◆ **DESCRIPTION OF THE TASK**: Scan the entries below for "permutation" and copy each line that holds it.

◆ **INFORMATION**:
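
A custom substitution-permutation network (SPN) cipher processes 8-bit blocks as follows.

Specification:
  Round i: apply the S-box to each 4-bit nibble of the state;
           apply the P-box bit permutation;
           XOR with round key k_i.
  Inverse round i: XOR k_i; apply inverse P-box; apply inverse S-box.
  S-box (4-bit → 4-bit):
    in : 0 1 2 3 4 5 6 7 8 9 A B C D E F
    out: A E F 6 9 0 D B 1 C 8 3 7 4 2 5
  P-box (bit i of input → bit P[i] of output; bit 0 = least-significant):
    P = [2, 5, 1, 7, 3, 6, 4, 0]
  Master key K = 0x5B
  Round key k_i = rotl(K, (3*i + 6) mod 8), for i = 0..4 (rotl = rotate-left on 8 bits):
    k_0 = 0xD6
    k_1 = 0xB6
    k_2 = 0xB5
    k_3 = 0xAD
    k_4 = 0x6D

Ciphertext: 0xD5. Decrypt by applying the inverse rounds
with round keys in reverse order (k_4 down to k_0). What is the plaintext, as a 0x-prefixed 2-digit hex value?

0x72

s_0 = ciphertext = 0xD5
s_1 = InvRound(s_0, k_4) = 0xF0
s_2 = InvRound(s_1, k_3) = 0x28
s_3 = InvRound(s_2, k_2) = 0x64
s_4 = InvRound(s_3, k_1) = 0x39
s_5 = InvRound(s_4, k_0) = 0x72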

◆ **COMPLETED TASK**:
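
A custom substitution-permutation network (SPN) cipher processes 8-bit blocks as follows.
           apply the P-box bit permutation;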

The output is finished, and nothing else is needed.